[DATA EXCERPTS — start]

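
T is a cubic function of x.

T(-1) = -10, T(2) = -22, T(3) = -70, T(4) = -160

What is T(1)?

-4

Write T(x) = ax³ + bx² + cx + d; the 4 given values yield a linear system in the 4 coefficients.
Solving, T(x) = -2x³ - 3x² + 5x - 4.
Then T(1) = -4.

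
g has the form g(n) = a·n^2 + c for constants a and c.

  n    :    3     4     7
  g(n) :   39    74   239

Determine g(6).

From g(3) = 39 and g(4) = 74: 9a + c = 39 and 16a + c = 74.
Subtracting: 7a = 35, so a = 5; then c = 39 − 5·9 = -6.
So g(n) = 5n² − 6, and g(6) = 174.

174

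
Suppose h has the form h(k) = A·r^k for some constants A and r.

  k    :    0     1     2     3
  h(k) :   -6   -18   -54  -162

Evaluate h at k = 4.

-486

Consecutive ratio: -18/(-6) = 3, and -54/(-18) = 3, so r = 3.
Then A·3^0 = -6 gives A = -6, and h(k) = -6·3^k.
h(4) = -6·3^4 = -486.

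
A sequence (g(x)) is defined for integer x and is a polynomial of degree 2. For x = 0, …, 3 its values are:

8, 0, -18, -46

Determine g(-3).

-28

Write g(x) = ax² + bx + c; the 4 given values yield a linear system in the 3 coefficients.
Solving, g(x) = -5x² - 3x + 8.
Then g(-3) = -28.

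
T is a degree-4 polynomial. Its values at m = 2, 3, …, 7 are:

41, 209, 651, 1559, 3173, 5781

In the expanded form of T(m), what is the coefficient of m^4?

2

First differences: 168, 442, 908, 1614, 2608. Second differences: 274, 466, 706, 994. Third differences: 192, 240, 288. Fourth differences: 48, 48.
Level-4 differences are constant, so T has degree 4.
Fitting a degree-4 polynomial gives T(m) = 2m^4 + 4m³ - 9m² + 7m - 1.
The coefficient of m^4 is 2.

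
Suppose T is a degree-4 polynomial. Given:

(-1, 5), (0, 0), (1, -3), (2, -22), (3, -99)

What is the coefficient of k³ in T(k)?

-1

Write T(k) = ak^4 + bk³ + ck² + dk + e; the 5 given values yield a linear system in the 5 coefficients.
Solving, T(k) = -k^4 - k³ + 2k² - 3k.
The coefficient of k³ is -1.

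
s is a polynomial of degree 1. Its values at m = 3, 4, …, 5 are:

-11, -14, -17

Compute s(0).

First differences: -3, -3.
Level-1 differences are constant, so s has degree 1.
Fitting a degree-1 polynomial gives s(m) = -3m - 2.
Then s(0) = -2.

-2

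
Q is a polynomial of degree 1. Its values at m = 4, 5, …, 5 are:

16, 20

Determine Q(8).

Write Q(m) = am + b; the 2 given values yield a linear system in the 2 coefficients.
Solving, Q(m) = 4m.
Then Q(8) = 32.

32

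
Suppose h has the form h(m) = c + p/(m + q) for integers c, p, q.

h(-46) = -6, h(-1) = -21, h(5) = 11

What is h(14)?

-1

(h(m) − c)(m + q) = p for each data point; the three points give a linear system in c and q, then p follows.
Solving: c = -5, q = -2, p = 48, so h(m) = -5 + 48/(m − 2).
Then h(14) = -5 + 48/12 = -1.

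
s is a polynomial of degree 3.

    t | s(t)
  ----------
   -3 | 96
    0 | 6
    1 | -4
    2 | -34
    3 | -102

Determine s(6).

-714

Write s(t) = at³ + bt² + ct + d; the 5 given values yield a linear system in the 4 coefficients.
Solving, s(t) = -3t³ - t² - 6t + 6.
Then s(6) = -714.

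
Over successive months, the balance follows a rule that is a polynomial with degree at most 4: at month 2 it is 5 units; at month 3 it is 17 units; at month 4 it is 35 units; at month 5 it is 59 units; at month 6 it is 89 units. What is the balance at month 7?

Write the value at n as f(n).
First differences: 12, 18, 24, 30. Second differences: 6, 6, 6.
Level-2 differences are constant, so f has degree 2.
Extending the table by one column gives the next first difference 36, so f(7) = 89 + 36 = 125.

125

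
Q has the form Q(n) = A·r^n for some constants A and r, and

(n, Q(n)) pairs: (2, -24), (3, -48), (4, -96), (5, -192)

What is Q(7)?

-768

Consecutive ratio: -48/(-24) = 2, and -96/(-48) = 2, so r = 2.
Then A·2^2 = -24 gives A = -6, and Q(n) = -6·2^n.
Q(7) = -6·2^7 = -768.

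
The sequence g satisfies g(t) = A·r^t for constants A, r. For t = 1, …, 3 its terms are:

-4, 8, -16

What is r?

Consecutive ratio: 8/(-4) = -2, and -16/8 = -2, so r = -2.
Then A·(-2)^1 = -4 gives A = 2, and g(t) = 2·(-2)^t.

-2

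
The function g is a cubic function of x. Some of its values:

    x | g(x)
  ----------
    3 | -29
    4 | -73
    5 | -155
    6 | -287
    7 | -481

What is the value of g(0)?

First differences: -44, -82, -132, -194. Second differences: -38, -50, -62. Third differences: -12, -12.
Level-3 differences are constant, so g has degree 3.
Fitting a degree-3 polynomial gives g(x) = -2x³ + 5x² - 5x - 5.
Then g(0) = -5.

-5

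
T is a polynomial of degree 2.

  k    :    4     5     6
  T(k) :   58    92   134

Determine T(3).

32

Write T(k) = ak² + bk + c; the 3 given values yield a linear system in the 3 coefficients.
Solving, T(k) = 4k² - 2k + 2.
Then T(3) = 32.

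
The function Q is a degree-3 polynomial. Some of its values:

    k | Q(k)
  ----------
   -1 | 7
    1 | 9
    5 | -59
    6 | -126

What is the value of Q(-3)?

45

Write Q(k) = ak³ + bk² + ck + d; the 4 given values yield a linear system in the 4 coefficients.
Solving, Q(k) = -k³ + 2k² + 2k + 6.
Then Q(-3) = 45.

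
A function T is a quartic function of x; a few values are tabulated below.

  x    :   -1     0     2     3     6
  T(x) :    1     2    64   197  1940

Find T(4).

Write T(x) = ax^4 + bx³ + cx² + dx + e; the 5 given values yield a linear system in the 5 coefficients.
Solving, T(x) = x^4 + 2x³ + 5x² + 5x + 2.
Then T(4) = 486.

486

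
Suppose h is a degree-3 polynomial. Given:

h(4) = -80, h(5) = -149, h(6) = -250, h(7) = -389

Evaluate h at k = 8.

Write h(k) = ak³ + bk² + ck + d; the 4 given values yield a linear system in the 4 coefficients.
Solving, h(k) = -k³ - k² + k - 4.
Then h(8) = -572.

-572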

[DATA EXCERPTS — finish]
[DATA EXCERPTS — start]

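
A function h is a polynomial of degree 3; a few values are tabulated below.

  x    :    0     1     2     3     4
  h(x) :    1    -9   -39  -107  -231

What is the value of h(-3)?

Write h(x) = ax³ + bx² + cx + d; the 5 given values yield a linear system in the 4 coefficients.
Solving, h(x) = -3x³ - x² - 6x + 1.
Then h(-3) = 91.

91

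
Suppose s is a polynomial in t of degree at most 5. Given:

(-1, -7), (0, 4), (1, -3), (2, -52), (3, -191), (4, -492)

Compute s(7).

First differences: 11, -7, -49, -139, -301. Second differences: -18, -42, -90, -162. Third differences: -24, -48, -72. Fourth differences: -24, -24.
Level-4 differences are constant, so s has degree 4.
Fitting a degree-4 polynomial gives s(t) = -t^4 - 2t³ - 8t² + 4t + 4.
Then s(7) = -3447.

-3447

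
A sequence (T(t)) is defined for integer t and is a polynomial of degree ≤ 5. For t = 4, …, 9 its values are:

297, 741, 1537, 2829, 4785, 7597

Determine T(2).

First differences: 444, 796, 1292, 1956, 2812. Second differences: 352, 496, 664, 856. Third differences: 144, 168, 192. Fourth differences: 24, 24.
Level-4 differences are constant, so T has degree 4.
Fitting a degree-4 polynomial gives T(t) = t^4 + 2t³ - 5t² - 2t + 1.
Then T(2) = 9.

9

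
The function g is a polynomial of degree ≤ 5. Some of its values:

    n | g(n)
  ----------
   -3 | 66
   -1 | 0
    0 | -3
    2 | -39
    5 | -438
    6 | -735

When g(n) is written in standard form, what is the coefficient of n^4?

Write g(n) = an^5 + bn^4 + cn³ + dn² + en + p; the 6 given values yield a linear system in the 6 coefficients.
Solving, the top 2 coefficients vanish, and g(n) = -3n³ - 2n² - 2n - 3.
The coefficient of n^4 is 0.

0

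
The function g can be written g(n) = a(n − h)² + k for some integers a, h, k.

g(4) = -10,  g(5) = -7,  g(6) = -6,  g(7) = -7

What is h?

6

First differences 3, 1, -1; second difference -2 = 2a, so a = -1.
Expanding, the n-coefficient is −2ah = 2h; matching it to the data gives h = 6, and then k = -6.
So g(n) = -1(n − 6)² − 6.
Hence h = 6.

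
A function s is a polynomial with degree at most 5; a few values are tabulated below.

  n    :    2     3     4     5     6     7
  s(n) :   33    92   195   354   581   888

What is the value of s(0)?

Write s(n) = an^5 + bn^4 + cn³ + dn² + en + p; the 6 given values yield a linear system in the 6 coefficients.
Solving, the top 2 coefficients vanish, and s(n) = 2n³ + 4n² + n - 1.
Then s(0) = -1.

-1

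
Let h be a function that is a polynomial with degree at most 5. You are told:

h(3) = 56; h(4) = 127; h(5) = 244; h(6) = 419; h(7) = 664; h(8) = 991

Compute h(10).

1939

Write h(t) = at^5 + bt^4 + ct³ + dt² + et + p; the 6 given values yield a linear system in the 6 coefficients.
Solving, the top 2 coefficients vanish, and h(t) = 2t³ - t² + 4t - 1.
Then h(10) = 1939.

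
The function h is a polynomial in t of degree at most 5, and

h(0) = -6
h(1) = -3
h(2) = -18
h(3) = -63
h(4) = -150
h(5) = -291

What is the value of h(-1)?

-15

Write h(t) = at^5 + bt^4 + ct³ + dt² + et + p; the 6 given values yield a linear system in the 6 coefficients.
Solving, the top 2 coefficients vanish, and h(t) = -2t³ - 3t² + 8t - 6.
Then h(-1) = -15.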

[DATA EXCERPTS — finish]

§ **PROBLEM**:
In the material, find each line with the word "defined" and list it.

§ **SOLUTION TO THIS PROBLEM**:
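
A sequence (g(x)) is defined for integer x and is a polynomial of degree 2. For x = 0, …, 3 its values are:
A sequence (T(t)) is defined for integer t and is a polynomial of degree ≤ 5. For t = 4, …, 9 its values are: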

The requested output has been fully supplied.